## TASK DESCRIPTION
Given the records below, transcribe each of them exactly.

Dataset entries:
──────────

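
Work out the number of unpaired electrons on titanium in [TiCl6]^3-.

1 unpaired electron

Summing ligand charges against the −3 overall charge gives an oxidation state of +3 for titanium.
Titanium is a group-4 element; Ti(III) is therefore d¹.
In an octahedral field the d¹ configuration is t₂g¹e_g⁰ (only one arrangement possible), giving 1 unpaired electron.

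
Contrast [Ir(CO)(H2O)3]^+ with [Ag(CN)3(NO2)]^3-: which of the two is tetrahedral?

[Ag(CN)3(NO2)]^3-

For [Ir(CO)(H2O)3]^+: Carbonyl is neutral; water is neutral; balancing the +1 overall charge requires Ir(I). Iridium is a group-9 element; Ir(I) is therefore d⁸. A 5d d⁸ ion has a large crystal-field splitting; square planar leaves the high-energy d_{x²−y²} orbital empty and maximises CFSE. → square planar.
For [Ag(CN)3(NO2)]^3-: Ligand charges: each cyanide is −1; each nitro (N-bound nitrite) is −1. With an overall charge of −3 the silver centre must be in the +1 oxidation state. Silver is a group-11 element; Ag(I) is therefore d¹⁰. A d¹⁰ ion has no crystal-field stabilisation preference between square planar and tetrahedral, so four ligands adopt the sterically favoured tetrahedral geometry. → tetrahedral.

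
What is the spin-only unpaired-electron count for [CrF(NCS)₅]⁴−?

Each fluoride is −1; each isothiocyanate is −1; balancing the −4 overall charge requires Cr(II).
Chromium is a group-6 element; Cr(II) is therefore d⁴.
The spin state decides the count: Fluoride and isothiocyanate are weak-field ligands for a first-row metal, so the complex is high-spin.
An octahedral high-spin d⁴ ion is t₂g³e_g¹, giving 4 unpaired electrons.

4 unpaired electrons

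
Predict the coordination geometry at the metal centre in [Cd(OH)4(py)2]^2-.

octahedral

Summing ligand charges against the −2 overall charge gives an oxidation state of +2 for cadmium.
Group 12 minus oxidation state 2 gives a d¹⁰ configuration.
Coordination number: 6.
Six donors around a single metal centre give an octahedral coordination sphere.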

──────────

## EXERCISE SOLUTION
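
Work out the number of unpaired electrons on titanium in [TiCl6]^3-.

1 unpaired electron

Summing ligand charges against the −3 overall charge gives an oxidation state of +3 for titanium.
Titanium is a group-4 element; Ti(III) is therefore d¹.
In an octahedral field the d¹ configuration is t₂g¹e_g⁰ (only one arrangement possible), giving 1 unpaired electron.

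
Contrast [Ir(CO)(H2O)3]^+ with [Ag(CN)3(NO2)]^3-: which of the two is tetrahedral?

[Ag(CN)3(NO2)]^3-

For [Ir(CO)(H2O)3]^+: Carbonyl is neutral; water is neutral; balancing the +1 overall charge requires Ir(I). Iridium is a group-9 element; Ir(I) is therefore d⁸. A 5d d⁸ ion has a large crystal-field splitting; square planar leaves the high-energy d_{x²−y²} orbital empty and maximises CFSE. → square planar.
For [Ag(CN)3(NO2)]^3-: Ligand charges: each cyanide is −1; each nitro (N-bound nitrite) is −1. With an overall charge of −3 the silver centre must be in the +1 oxidation state. Silver is a group-11 element; Ag(I) is therefore d¹⁰. A d¹⁰ ion has no crystal-field stabilisation preference between square planar and tetrahedral, so four ligands adopt the sterically favoured tetrahedral geometry. → tetrahedral.

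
What is the spin-only unpaired-electron count for [CrF(NCS)₅]⁴−?

Each fluoride is −1; each isothiocyanate is −1; balancing the −4 overall charge requires Cr(II).
Chromium is a group-6 element; Cr(II) is therefore d⁴.
The spin state decides the count: Fluoride and isothiocyanate are weak-field ligands for a first-row metal, so the complex is high-spin.
An octahedral high-spin d⁴ ion is t₂g³e_g¹, giving 4 unpaired electrons.

4 unpaired electrons

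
Predict the coordination geometry at the metal centre in [Cd(OH)4(py)2]^2-.

octahedral

Summing ligand charges against the −2 overall charge gives an oxidation state of +2 for cadmium.
Group 12 minus oxidation state 2 gives a d¹⁰ configuration.
Coordination number: 6.
Six donors around a single metal centre give an octahedral coordination sphere.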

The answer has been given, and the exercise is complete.